What you have to do: If a line in the data below includes the string "maximize", please return a copy of it.

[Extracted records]
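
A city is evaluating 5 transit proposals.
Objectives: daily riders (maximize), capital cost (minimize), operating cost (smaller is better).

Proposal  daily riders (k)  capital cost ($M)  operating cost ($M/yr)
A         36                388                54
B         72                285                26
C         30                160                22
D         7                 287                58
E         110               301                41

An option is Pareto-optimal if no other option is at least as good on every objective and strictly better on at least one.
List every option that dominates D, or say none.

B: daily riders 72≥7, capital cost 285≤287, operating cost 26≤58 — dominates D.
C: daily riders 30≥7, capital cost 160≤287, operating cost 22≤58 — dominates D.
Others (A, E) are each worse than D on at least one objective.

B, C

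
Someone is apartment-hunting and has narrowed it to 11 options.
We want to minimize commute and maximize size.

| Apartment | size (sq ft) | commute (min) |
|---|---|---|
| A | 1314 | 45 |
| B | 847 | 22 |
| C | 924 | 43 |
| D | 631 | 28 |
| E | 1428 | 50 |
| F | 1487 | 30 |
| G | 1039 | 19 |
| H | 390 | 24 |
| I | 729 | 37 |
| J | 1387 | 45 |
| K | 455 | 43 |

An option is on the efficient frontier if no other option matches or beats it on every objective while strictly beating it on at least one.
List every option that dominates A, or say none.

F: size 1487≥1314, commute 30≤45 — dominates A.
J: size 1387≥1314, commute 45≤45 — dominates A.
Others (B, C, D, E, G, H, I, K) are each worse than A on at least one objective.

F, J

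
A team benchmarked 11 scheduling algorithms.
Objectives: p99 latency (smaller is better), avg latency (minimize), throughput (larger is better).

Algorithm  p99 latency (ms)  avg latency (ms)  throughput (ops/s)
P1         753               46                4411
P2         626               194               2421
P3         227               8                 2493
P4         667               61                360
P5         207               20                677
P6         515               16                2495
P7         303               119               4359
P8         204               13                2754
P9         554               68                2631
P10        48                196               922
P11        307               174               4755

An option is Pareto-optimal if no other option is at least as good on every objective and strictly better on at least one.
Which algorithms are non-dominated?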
...
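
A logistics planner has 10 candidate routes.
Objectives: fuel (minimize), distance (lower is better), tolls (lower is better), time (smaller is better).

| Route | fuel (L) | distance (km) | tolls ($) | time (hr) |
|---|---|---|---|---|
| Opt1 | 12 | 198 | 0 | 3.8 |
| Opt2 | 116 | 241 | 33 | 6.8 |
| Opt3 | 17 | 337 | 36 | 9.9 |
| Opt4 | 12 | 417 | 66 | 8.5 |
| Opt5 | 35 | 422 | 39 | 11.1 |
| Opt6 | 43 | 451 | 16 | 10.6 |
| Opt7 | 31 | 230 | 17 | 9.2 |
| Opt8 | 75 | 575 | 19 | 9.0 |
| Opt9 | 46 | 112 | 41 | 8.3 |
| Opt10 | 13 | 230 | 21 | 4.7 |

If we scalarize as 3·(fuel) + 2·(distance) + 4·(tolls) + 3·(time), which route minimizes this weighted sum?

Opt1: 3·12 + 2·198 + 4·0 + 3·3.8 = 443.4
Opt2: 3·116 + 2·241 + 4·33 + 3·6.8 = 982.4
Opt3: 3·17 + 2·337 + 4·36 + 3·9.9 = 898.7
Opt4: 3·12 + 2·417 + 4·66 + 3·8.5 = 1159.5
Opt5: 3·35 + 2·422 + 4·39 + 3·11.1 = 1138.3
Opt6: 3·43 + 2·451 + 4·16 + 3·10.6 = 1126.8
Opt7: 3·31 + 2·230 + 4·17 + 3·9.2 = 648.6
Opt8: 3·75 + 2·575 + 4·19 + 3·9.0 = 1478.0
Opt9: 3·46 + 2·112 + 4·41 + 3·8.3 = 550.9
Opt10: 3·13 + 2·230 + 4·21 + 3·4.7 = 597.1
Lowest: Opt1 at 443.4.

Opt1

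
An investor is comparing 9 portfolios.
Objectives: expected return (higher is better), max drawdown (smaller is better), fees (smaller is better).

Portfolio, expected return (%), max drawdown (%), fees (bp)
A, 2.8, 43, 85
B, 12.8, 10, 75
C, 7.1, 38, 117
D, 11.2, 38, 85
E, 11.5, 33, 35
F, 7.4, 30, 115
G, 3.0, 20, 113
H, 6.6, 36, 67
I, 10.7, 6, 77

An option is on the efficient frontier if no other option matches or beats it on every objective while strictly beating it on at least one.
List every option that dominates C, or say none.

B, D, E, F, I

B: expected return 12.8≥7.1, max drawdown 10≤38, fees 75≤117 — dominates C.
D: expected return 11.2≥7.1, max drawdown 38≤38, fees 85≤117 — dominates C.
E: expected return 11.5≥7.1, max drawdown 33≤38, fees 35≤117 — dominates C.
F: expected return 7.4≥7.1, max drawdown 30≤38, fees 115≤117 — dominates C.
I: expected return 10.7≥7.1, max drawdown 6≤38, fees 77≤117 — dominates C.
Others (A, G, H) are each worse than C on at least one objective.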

Output for this task:
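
Objectives: daily riders (maximize), capital cost (minimize), operating cost (smaller is better).
We want to minimize commute and maximize size.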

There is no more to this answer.